→ **WHAT IS REQUIRED**:
Repeat exactly, and only, the lines from the one containing "Suppose N is" through the end of the records.

[[ DATA TO PROCESS open ]]

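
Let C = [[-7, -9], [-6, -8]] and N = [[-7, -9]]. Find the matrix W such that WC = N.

Right-multiplying both sides by C⁻¹ gives W = NC⁻¹.
C has determinant 2; C⁻¹ = [[-4, 9/2], [3, -7/2]].
W = NC⁻¹ = [[-7, -9]] · [[-4, 9/2], [3, -7/2]] = [[1, 0]].

W = [[1, 0]]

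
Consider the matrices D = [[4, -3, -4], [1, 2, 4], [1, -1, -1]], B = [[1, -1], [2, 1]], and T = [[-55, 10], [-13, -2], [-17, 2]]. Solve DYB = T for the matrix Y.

Left-multiply by D⁻¹ and right-multiply by B⁻¹: Y = D⁻¹TB⁻¹.
det D = 5; the adjugate gives D⁻¹ = [[2/5, 1/5, -4/5], [1, 0, -4], [-3/5, 1/5, 11/5]].
B has determinant 3; B⁻¹ = [[1/3, 1/3], [-2/3, 1/3]].
D⁻¹T = [[-11, 2], [13, 2], [-7, -2]].
Y = (D⁻¹T)B⁻¹ = [[-5, -3], [3, 5], [-1, -3]].

Y = [[-5, -3], [3, 5], [-1, -3]]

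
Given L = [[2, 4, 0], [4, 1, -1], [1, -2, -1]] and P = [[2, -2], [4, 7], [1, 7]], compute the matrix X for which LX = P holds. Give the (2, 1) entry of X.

0

L is on the left of X, so left-multiply by L⁻¹: X = L⁻¹P.
det L = 6, so L⁻¹ = [[-1/2, 2/3, -2/3], [1/2, -1/3, 1/3], [-3/2, 4/3, -7/3]].
X = L⁻¹P = [[-1/2, 2/3, -2/3], [1/2, -1/3, 1/3], [-3/2, 4/3, -7/3]] · [[2, -2], [4, 7], [1, 7]] = [[1, 1], [0, -1], [0, -4]].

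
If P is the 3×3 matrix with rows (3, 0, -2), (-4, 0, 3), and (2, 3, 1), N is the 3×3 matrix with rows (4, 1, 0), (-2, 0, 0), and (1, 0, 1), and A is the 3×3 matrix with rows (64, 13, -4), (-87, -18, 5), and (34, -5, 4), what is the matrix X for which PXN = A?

Left-multiply by P⁻¹ and right-multiply by N⁻¹: X = P⁻¹AN⁻¹.
det P = -3, so P⁻¹ = [[3, 2, 0], [-10/3, -7/3, 1/3], [4, 3, 0]].
det N = 2, so N⁻¹ = [[0, -1/2, 0], [1, 2, 0], [0, 1/2, 1]].
P⁻¹A = [[18, 3, -2], [1, -3, 3], [-5, -2, -1]].
X = (P⁻¹A)N⁻¹ = [[3, -4, -2], [-3, -5, 3], [-2, -2, -1]].

X = [[3, -4, -2], [-3, -5, 3], [-2, -2, -1]]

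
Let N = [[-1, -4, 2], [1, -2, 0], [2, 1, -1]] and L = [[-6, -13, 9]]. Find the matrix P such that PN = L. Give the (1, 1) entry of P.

Right-multiplying both sides by N⁻¹ gives P = LN⁻¹.
det N = 4, so N⁻¹ = [[1/2, -1/2, 1], [1/4, -3/4, 1/2], [5/4, -7/4, 3/2]].
P = LN⁻¹ = [[-6, -13, 9]] · [[1/2, -1/2, 1], [1/4, -3/4, 1/2], [5/4, -7/4, 3/2]] = [[5, -3, 1]].

5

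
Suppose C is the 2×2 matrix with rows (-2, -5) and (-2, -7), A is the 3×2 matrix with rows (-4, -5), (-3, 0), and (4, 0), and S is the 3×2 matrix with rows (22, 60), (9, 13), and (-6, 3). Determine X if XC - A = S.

X = [[-4, -5], [-4, 1], [5, -4]]

XC = S + A = [[18, 55], [6, 13], [-2, 3]].
Since C sits to the right of X, X = (S + A)C⁻¹.
det C = 4, so C⁻¹ = [[-7/4, 5/4], [1/2, -1/2]].
X = (S + A)C⁻¹ = [[-4, -5], [-4, 1], [5, -4]].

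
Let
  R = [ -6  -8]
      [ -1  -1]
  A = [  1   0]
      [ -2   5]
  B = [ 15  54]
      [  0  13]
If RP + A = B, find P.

RP = B − A = [[14, 54], [2, 8]].
R is on the left of P, so left-multiply by R⁻¹: P = R⁻¹(B − A).
det R = -2, so R⁻¹ = [[1/2, -4], [-1/2, 3]].
P = R⁻¹(B − A) = [[-1, -5], [-1, -3]].

P = [[-1, -5], [-1, -3]]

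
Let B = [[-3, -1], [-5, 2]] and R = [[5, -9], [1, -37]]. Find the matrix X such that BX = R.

Since B multiplies X on the left, X = B⁻¹R.
B has determinant -11; B⁻¹ = [[-2/11, -1/11], [-5/11, 3/11]].
X = B⁻¹R = [[-2/11, -1/11], [-5/11, 3/11]] · [[5, -9], [1, -37]] = [[-1, 5], [-2, -6]].

X = [[-1, 5], [-2, -6]]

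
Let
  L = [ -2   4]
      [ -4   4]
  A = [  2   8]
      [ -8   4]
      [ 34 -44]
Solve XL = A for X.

L is on the right of X, so right-multiply by L⁻¹: X = AL⁻¹.
L has determinant 8; L⁻¹ = [[1/2, -1/2], [1/2, -1/4]].
X = AL⁻¹ = [[2, 8], [-8, 4], [34, -44]] · [[1/2, -1/2], [1/2, -1/4]] = [[5, -3], [-2, 3], [-5, -6]].

X = [[5, -3], [-2, 3], [-5, -6]]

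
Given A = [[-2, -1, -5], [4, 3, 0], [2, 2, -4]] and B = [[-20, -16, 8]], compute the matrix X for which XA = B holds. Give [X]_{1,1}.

A is on the right of X, so right-multiply by A⁻¹: X = BA⁻¹.
det A = -2; the adjugate gives A⁻¹ = [[6, 7, -15/2], [-8, -9, 10], [-1, -1, 1]].
X = BA⁻¹ = [[-20, -16, 8]] · [[6, 7, -15/2], [-8, -9, 10], [-1, -1, 1]] = [[0, -4, -2]].

0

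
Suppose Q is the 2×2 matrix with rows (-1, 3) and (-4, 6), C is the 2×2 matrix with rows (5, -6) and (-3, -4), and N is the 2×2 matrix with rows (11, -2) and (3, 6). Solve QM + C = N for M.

QM = N − C = [[6, 4], [6, 10]].
Since Q multiplies M on the left, M = Q⁻¹(N − C).
Q has determinant 6; Q⁻¹ = [[1, -1/2], [2/3, -1/6]].
M = Q⁻¹(N − C) = [[3, -1], [3, 1]].

M = [[3, -1], [3, 1]]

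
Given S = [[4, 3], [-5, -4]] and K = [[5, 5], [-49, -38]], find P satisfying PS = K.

P = [[-5, -5], [-6, 5]]

Since S sits to the right of P, P = KS⁻¹.
det S = -1; the adjugate gives S⁻¹ = [[4, 3], [-5, -4]].
P = KS⁻¹ = [[5, 5], [-49, -38]] · [[4, 3], [-5, -4]] = [[-5, -5], [-6, 5]].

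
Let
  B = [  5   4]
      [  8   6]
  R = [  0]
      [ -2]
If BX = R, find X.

Since B multiplies X on the left, X = B⁻¹R.
B has determinant -2; B⁻¹ = [[-3, 2], [4, -5/2]].
X = B⁻¹R = [[-3, 2], [4, -5/2]] · [[0], [-2]] = [[-4], [5]].

X = [[-4], [5]]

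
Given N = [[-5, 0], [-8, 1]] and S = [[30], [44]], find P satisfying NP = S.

P = [[-6], [-4]]

Since N multiplies P on the left, P = N⁻¹S.
det N = -5, so N⁻¹ = [[-1/5, 0], [-8/5, 1]].
P = N⁻¹S = [[-1/5, 0], [-8/5, 1]] · [[30], [44]] = [[-6], [-4]].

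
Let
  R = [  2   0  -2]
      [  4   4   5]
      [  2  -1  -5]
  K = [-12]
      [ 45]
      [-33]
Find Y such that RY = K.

Y = [[-1], [6], [5]]

R is on the left of Y, so left-multiply by R⁻¹: Y = R⁻¹K.
R has determinant -6; R⁻¹ = [[5/2, -1/3, -4/3], [-5, 1, 3], [2, -1/3, -4/3]].
Y = R⁻¹K = [[5/2, -1/3, -4/3], [-5, 1, 3], [2, -1/3, -4/3]] · [[-12], [45], [-33]] = [[-1], [6], [5]].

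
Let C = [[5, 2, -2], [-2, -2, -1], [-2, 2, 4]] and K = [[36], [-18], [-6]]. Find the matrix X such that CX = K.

X = [[6], [3], [0]]

Since C multiplies X on the left, X = C⁻¹K.
C has determinant 6; C⁻¹ = [[-1, -2, -1], [5/3, 8/3, 3/2], [-4/3, -7/3, -1]].
X = C⁻¹K = [[-1, -2, -1], [5/3, 8/3, 3/2], [-4/3, -7/3, -1]] · [[36], [-18], [-6]] = [[6], [3], [0]].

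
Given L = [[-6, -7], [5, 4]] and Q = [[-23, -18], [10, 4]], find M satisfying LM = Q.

Left-multiplying both sides by L⁻¹ gives M = L⁻¹Q.
det L = 11, so L⁻¹ = [[4/11, 7/11], [-5/11, -6/11]].
M = L⁻¹Q = [[4/11, 7/11], [-5/11, -6/11]] · [[-23, -18], [10, 4]] = [[-2, -4], [5, 6]].

M = [[-2, -4], [5, 6]]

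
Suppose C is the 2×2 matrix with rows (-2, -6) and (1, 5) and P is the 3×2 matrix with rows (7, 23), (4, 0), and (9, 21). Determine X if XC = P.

X = [[-3, 1], [-5, -6], [-6, -3]]

Since C sits to the right of X, X = PC⁻¹.
det C = -4; the adjugate gives C⁻¹ = [[-5/4, -3/2], [1/4, 1/2]].
X = PC⁻¹ = [[7, 23], [4, 0], [9, 21]] · [[-5/4, -3/2], [1/4, 1/2]] = [[-3, 1], [-5, -6], [-6, -3]].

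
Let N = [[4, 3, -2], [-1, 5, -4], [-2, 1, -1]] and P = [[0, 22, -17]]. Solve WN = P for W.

N is on the right of W, so right-multiply by N⁻¹: W = PN⁻¹.
N has determinant -1; N⁻¹ = [[1, -1, 2], [-7, 8, -18], [-9, 10, -23]].
W = PN⁻¹ = [[0, 22, -17]] · [[1, -1, 2], [-7, 8, -18], [-9, 10, -23]] = [[-1, 6, -5]].

W = [[-1, 6, -5]]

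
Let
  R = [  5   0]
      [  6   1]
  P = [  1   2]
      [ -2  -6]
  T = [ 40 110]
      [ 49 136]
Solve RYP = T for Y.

Isolating Y: multiply by R⁻¹ from the left and P⁻¹ from the right, so Y = R⁻¹TP⁻¹.
det R = 5; the adjugate gives R⁻¹ = [[1/5, 0], [-6/5, 1]].
det P = -2; the adjugate gives P⁻¹ = [[3, 1], [-1, -1/2]].
R⁻¹T = [[8, 22], [1, 4]].
Y = (R⁻¹T)P⁻¹ = [[2, -3], [-1, -1]].

Y = [[2, -3], [-1, -1]]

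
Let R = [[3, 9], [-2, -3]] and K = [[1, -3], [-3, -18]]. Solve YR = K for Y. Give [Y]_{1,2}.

-2

R is on the right of Y, so right-multiply by R⁻¹: Y = KR⁻¹.
det R = 9, so R⁻¹ = [[-1/3, -1], [2/9, 1/3]].
Y = KR⁻¹ = [[1, -3], [-3, -18]] · [[-1/3, -1], [2/9, 1/3]] = [[-1, -2], [-3, -3]].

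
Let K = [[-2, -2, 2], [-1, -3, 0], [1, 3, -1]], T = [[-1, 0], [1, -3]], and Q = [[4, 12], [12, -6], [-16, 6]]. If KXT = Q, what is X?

X = [[-5, 4], [5, -2], [-4, 0]]

Isolating X: multiply by K⁻¹ from the left and T⁻¹ from the right, so X = K⁻¹QT⁻¹.
K has determinant -4; K⁻¹ = [[-3/4, -1, -3/2], [1/4, 0, 1/2], [0, -1, -1]].
det T = 3, so T⁻¹ = [[-1, 0], [-1/3, -1/3]].
K⁻¹Q = [[9, -12], [-7, 6], [4, 0]].
X = (K⁻¹Q)T⁻¹ = [[-5, 4], [5, -2], [-4, 0]].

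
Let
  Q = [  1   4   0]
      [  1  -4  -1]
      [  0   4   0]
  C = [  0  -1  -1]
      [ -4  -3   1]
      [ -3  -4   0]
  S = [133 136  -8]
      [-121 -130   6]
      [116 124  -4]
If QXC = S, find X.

Left-multiply by Q⁻¹ and right-multiply by C⁻¹: X = Q⁻¹SC⁻¹.
det Q = 4; the adjugate gives Q⁻¹ = [[1, 0, -1], [0, 0, 1/4], [1, -1, -2]].
C has determinant -4; C⁻¹ = [[-1, -1, 1], [3/4, 3/4, -1], [-7/4, -3/4, 1]].
Q⁻¹S = [[17, 12, -4], [29, 31, -1], [22, 18, -6]].
X = (Q⁻¹S)C⁻¹ = [[-1, -5, 1], [-4, -5, -3], [2, -4, -2]].

X = [[-1, -5, 1], [-4, -5, -3], [2, -4, -2]]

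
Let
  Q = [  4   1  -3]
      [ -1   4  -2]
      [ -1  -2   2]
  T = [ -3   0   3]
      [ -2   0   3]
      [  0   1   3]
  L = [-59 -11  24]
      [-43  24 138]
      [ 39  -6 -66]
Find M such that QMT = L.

M = Q⁻¹LT⁻¹ (apply Q⁻¹ on the left and T⁻¹ on the right).
det Q = 2, so Q⁻¹ = [[2, 2, 5], [2, 5/2, 11/2], [3, 7/2, 17/2]].
T has determinant 3; T⁻¹ = [[-1, 1, 0], [2, -3, 1], [-2/3, 1, 0]].
Q⁻¹L = [[-9, -4, -6], [-11, 5, 30], [4, 0, -6]].
M = (Q⁻¹L)T⁻¹ = [[5, -3, -4], [1, 4, 5], [0, -2, 0]].

M = [[5, -3, -4], [1, 4, 5], [0, -2, 0]]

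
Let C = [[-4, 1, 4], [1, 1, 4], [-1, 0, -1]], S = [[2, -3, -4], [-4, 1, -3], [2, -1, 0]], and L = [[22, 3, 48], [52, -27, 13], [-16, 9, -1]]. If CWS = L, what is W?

W = [[1, 1, 4], [3, 0, 0], [1, -4, -4]]

Left-multiply by C⁻¹ and right-multiply by S⁻¹: W = C⁻¹LS⁻¹.
C has determinant 5; C⁻¹ = [[-1/5, 1/5, 0], [-3/5, 8/5, 4], [1/5, -1/5, -1]].
det S = 4, so S⁻¹ = [[-3/4, 1, 13/4], [-3/2, 2, 11/2], [1/2, -1, -5/2]].
C⁻¹L = [[6, -6, -7], [6, -9, -12], [10, -3, 8]].
W = (C⁻¹L)S⁻¹ = [[1, 1, 4], [3, 0, 0], [1, -4, -4]].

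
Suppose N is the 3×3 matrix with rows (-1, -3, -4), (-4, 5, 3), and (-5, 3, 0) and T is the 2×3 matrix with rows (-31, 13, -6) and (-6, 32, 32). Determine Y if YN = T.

Y = [[3, 2, 4], [-5, 4, -1]]

Right-multiplying both sides by N⁻¹ gives Y = TN⁻¹.
det N = 2; the adjugate gives N⁻¹ = [[-9/2, -6, 11/2], [-15/2, -10, 19/2], [13/2, 9, -17/2]].
Y = TN⁻¹ = [[-31, 13, -6], [-6, 32, 32]] · [[-9/2, -6, 11/2], [-15/2, -10, 19/2], [13/2, 9, -17/2]] = [[3, 2, 4], [-5, 4, -1]].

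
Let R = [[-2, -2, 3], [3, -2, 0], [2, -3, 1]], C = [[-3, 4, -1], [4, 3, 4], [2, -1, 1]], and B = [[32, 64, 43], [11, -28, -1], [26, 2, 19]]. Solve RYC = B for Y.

Y = [[-3, -2, -2], [-2, -2, -4], [0, 1, -1]]

Isolating Y: multiply by R⁻¹ from the left and C⁻¹ from the right, so Y = R⁻¹BC⁻¹.
det R = -5, so R⁻¹ = [[2/5, 7/5, -6/5], [3/5, 8/5, -9/5], [1, 2, -2]].
det C = 5, so C⁻¹ = [[7/5, -3/5, 19/5], [4/5, -1/5, 8/5], [-2, 1, -5]].
R⁻¹B = [[-3, -16, -7], [-10, -10, -10], [2, 4, 3]].
Y = (R⁻¹B)C⁻¹ = [[-3, -2, -2], [-2, -2, -4], [0, 1, -1]].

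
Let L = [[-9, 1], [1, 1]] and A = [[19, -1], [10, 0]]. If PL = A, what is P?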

[[ DATA TO PROCESS closed ]]

→ **REPLY TO THE EXERCISE**:
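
Suppose N is the 3×3 matrix with rows (-1, -3, -4), (-4, 5, 3), and (-5, 3, 0) and T is the 2×3 matrix with rows (-31, 13, -6) and (-6, 32, 32). Determine Y if YN = T.

Y = [[3, 2, 4], [-5, 4, -1]]

Right-multiplying both sides by N⁻¹ gives Y = TN⁻¹.
det N = 2; the adjugate gives N⁻¹ = [[-9/2, -6, 11/2], [-15/2, -10, 19/2], [13/2, 9, -17/2]].
Y = TN⁻¹ = [[-31, 13, -6], [-6, 32, 32]] · [[-9/2, -6, 11/2], [-15/2, -10, 19/2], [13/2, 9, -17/2]] = [[3, 2, 4], [-5, 4, -1]].

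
Let R = [[-2, -2, 3], [3, -2, 0], [2, -3, 1]], C = [[-3, 4, -1], [4, 3, 4], [2, -1, 1]], and B = [[32, 64, 43], [11, -28, -1], [26, 2, 19]]. Solve RYC = B for Y.

Y = [[-3, -2, -2], [-2, -2, -4], [0, 1, -1]]

Isolating Y: multiply by R⁻¹ from the left and C⁻¹ from the right, so Y = R⁻¹BC⁻¹.
det R = -5, so R⁻¹ = [[2/5, 7/5, -6/5], [3/5, 8/5, -9/5], [1, 2, -2]].
det C = 5, so C⁻¹ = [[7/5, -3/5, 19/5], [4/5, -1/5, 8/5], [-2, 1, -5]].
R⁻¹B = [[-3, -16, -7], [-10, -10, -10], [2, 4, 3]].
Y = (R⁻¹B)C⁻¹ = [[-3, -2, -2], [-2, -2, -4], [0, 1, -1]].

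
Let L = [[-9, 1], [1, 1]] and A = [[19, -1], [10, 0]]. If PL = A, what is P?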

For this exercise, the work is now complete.